**WHAT IS NEEDED**
Give back exactly the lines that run from the beginning of the entries to the line containing "An intuitionistic Kripke model has worlds a, b, c", both included, and nothing else.

**DATASET RECORDS**
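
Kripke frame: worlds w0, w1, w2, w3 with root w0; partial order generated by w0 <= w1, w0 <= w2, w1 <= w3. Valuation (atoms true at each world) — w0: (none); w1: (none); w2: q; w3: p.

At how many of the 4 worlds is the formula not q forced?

2

w0: does not force it — w0 does not force not q since w2 is accessible from w0 and w2 forces q.
w1: forces it.
w2: does not force it — w2 does not force not q since w2 is accessible from w2 and w2 forces q.
w3: forces it.
Worlds forcing the formula: {w1, w3}.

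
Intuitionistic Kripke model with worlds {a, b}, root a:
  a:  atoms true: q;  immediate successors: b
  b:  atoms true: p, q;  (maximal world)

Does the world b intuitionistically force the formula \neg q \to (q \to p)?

Yes

b \Vdash \neg q \to (q \to p) vacuously: no world accessible from b forces the antecedent \neg q.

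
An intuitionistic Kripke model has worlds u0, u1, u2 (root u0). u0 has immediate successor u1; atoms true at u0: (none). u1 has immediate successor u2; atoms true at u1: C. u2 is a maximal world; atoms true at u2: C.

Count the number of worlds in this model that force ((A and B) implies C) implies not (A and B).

u0: forces it.
u1: forces it.
u2: forces it.
Worlds forcing the formula: {u0, u1, u2}.

3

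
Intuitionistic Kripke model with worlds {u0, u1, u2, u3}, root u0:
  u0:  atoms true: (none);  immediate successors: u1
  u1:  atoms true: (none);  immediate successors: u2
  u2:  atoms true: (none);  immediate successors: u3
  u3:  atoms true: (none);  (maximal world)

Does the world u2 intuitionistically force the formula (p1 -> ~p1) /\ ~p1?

u2 ||- (p1 -> ~p1) /\ ~p1 since u2 forces both conjuncts.

Yes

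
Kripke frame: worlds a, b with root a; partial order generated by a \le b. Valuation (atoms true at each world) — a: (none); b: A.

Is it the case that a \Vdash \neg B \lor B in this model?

a \Vdash \neg B \lor B via the disjunct \neg B.

Yes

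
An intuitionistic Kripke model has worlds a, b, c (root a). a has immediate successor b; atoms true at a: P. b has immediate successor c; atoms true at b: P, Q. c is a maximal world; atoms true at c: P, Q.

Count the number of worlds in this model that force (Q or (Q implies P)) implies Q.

2

a: does not force it — a does not force (Q or (Q implies P)) implies Q: already at a itself, a forces Q or (Q implies P) but a does not force Q.
b: forces it.
c: forces it.
Worlds forcing the formula: {b, c}.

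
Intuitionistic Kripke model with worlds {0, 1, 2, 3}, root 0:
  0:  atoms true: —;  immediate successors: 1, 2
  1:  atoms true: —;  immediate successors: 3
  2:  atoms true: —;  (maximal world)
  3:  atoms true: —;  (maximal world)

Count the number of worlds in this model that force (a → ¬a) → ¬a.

4

0: forces it.
1: forces it.
2: forces it.
3: forces it.
Worlds forcing the formula: {0, 1, 2, 3}.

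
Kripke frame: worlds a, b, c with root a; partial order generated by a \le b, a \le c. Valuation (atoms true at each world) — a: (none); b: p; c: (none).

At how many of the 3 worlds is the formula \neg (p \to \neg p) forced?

1

a: does not force it — a \nVdash \neg (p \to \neg p) since c is accessible from a and c \Vdash p \to \neg p.
b: forces it.
c: does not force it — c \nVdash \neg (p \to \neg p) since c is accessible from c and c \Vdash p \to \neg p.
Worlds forcing the formula: {b}.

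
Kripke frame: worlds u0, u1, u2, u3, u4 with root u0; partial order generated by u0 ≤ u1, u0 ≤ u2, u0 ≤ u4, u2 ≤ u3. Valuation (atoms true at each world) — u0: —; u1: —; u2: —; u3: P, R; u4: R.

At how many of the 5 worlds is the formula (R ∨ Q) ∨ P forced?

u0: does not force it — u0 ⊮ (R ∨ Q) ∨ P: neither disjunct is forced at u0.
u1: does not force it.
u2: does not force it.
u3: forces it.
u4: forces it.
Worlds forcing the formula: {u3, u4}.

2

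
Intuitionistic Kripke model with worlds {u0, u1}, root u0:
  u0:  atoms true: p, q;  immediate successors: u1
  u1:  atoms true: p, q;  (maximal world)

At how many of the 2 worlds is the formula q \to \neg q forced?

u0: does not force it — u0 \nVdash q \to \neg q: already at u0 itself, u0 \Vdash q but u0 \nVdash \neg q.
u1: does not force it.
Worlds forcing the formula: { }.

0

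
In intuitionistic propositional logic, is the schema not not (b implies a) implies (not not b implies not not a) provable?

Yes

This is the distribution of double negation over implication, which is intuitionistically derivable.
Assume not not (b implies a) and not not b; suppose not a. Then b implies a would give not b (by contraposition), contradicting not not b; so not (b implies a), contradicting not not (b implies a). Hence not not a.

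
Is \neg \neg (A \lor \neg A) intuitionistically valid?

This is the double negation of excluded middle, which is intuitionistically derivable.
Assuming \neg (A \lor \neg A): from A we'd get A \lor \neg A, so \neg A; but then A \lor \neg A again — contradiction. Hence \neg \neg (A \lor \neg A).

Yes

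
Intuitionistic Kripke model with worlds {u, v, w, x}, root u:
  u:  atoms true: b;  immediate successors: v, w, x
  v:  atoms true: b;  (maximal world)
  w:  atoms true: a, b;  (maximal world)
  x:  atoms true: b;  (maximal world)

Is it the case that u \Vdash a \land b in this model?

u \nVdash a \land b since u fails a.

No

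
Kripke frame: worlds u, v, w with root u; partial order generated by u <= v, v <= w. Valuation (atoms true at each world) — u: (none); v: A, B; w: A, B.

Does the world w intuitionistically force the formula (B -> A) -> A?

Yes

w ||- (B -> A) -> A: every world accessible from w that forces B -> A (namely w) also forces A.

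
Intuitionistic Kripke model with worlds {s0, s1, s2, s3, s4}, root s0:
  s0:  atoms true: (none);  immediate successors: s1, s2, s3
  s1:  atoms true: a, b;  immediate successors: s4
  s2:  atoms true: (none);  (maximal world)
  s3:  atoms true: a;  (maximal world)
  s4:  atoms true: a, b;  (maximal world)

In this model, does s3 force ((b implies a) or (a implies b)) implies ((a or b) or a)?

s3 forces ((b implies a) or (a implies b)) implies ((a or b) or a): every world accessible from s3 that forces (b implies a) or (a implies b) (namely s3) also forces (a or b) or a.

Yes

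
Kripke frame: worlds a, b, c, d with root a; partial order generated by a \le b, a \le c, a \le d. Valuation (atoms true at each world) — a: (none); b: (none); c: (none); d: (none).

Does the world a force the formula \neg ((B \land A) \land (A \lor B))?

Yes

a \Vdash \neg ((B \land A) \land (A \lor B)): no world accessible from a forces (B \land A) \land (A \lor B).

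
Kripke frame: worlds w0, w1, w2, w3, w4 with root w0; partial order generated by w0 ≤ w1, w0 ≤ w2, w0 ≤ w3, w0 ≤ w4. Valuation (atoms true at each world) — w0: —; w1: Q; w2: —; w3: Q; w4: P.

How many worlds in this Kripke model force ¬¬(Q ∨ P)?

3

w0: does not force it — w0 ⊮ ¬¬(Q ∨ P) since w2 is accessible from w0 and w2 ⊩ ¬(Q ∨ P).
w1: forces it.
w2: does not force it — w2 ⊮ ¬¬(Q ∨ P) since w2 is accessible from w2 and w2 ⊩ ¬(Q ∨ P).
w3: forces it.
w4: forces it.
Worlds forcing the formula: {w1, w3, w4}.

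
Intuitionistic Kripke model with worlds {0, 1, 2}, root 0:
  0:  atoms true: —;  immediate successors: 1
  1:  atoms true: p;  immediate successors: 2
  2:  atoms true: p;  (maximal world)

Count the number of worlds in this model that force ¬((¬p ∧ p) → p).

0

0: does not force it — 0 ⊮ ¬((¬p ∧ p) → p) since 0 is accessible from 0 and 0 ⊩ (¬p ∧ p) → p.
1: does not force it.
2: does not force it.
Worlds forcing the formula: { }.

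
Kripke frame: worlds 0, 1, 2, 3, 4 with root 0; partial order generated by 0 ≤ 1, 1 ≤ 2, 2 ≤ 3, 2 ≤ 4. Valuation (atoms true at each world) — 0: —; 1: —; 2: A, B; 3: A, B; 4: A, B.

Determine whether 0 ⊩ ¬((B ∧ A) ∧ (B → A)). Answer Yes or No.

No

0 ⊮ ¬((B ∧ A) ∧ (B → A)) since 2 is accessible from 0 and 2 ⊩ (B ∧ A) ∧ (B → A).
2 ⊩ (B ∧ A) ∧ (B → A) since 2 forces both conjuncts.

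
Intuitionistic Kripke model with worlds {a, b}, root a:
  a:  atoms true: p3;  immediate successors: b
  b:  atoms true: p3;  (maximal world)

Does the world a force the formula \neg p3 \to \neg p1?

a \Vdash \neg p3 \to \neg p1 vacuously: no world accessible from a forces the antecedent \neg p3.

Yes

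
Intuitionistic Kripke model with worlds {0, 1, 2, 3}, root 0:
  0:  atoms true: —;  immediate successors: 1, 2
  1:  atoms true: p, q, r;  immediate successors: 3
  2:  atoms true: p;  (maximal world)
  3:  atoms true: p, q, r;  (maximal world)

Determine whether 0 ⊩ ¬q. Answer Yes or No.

No

0 ⊮ ¬q since 1 is accessible from 0 and 1 ⊩ q.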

**YOUR RESPONSE**
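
Kripke frame: worlds w0, w1, w2, w3 with root w0; partial order generated by w0 <= w1, w0 <= w2, w1 <= w3. Valuation (atoms true at each world) — w0: (none); w1: (none); w2: q; w3: p.

At how many of the 4 worlds is the formula not q forced?

2

w0: does not force it — w0 does not force not q since w2 is accessible from w0 and w2 forces q.
w1: forces it.
w2: does not force it — w2 does not force not q since w2 is accessible from w2 and w2 forces q.
w3: forces it.
Worlds forcing the formula: {w1, w3}.

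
Intuitionistic Kripke model with worlds {a, b}, root a:
  a:  atoms true: q;  immediate successors: b
  b:  atoms true: p, q;  (maximal world)

Does the world b intuitionistically force the formula \neg q \to (q \to p)?

Yes

b \Vdash \neg q \to (q \to p) vacuously: no world accessible from b forces the antecedent \neg q.

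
An intuitionistic Kripke model has worlds u0, u1, u2 (root u0). u0 has immediate successor u1; atoms true at u0: (none). u1 has immediate successor u2; atoms true at u1: C. u2 is a maximal world; atoms true at u2: C.

Count the number of worlds in this model that force ((A and B) implies C) implies not (A and B).

u0: forces it.
u1: forces it.
u2: forces it.
Worlds forcing the formula: {u0, u1, u2}.

3

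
Intuitionistic Kripke model with worlds {u0, u1, u2, u3}, root u0:
  u0:  atoms true: (none);  immediate successors: u1
  u1:  atoms true: (none);  immediate successors: u2
  u2:  atoms true: (none);  immediate successors: u3
  u3:  atoms true: (none);  (maximal world)

Does the world u2 intuitionistically force the formula (p1 -> ~p1) /\ ~p1?

u2 ||- (p1 -> ~p1) /\ ~p1 since u2 forces both conjuncts.

Yes

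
Kripke frame: worlds a, b with root a; partial order generated by a \le b. Valuation (atoms true at each world) — a: (none); b: A.

Is it the case that a \Vdash \neg B \lor B in this model?

a \Vdash \neg B \lor B via the disjunct \neg B.

Yes

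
An intuitionistic Kripke model has worlds a, b, c (root a). a has immediate successor b; atoms true at a: P. b has immediate successor c; atoms true at b: P, Q. c is a maximal world; atoms true at c: P, Q.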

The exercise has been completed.